**Dataset**
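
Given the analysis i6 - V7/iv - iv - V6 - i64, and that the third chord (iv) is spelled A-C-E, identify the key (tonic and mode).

iv is given as A-C-E — a minor triad with root A.
If A is scale degree 4 and the mode makes that degree carry a minor triad, the tonic is E and the mode is minor.

E minor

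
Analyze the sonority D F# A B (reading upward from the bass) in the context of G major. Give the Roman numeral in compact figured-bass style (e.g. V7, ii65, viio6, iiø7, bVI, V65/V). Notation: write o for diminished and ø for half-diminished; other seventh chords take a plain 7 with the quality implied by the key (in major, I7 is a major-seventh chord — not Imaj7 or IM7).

iii65

Stacked in thirds the chord is B-D-F#-A: a minor seventh chord on B.
In G major, B is the mediant; the diatonic minor seventh chord there is iii7.
With D in the bass the chord is in first inversion, so the figured bass is 65.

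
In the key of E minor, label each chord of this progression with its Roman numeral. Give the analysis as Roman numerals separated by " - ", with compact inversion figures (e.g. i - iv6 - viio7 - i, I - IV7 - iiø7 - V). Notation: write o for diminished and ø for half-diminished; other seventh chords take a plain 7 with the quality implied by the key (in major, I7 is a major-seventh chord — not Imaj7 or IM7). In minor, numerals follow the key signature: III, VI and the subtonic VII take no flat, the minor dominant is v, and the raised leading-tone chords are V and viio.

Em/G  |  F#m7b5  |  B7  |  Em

Em/G: minor triad on E = scale degree 1 → i6.
F#m7b5: root F# is the supertonic; half-diminished seventh chord there is iiø7.
B7: root B is the dominant; dominant seventh chord there is V7.
Em has root E, degree 1 in E minor, so i.

i6 - iiø7 - V7 - i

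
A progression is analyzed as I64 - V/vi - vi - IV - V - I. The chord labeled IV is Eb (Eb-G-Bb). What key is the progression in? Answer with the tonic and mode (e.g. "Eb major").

Bb major

IV is given as Eb-G-Bb — a major triad with root Eb.
IV on Eb implies Eb is the subdominant; that puts the tonic at Bb, and the uppercase numeral fits major mode.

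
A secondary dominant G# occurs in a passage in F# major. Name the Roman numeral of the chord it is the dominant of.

V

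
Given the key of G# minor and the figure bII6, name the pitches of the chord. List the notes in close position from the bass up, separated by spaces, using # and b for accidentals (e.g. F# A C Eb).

C# E A

Scale degree 2 in G# minor is A#; lowering it a half step gives A. bII6 is the Neapolitan sixth — a major triad on the lowered second degree, here in its customary first inversion.
So the chord is A-C#-E, a major triad.
With the 6 figure the chord is in first inversion; from the bass C# upward in close position it reads C#-E-A.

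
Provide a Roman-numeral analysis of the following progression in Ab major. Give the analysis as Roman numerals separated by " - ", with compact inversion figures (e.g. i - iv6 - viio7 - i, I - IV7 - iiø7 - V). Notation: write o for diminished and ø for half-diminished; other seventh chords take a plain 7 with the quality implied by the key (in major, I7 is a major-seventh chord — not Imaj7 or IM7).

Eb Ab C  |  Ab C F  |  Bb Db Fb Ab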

**Exercise directions**
Every line that holds the word "figures" should be copied from the listing.

**Solution for this exercise**
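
In the key of E minor, label each chord of this progression with its Roman numeral. Give the analysis as Roman numerals separated by " - ", with compact inversion figures (e.g. i - iv6 - viio7 - i, I - IV7 - iiø7 - V). Notation: write o for diminished and ø for half-diminished; other seventh chords take a plain 7 with the quality implied by the key (in major, I7 is a major-seventh chord — not Imaj7 or IM7). In minor, numerals follow the key signature: III, VI and the subtonic VII take no flat, the minor dominant is v, and the raised leading-tone chords are V and viio.
Provide a Roman-numeral analysis of the following progression in Ab major. Give the analysis as Roman numerals separated by " - ", with compact inversion figures (e.g. i - iv6 - viio7 - i, I - IV7 - iiø7 - V). Notation: write o for diminished and ø for half-diminished; other seventh chords take a plain 7 with the quality implied by the key (in major, I7 is a major-seventh chord — not Imaj7 or IM7).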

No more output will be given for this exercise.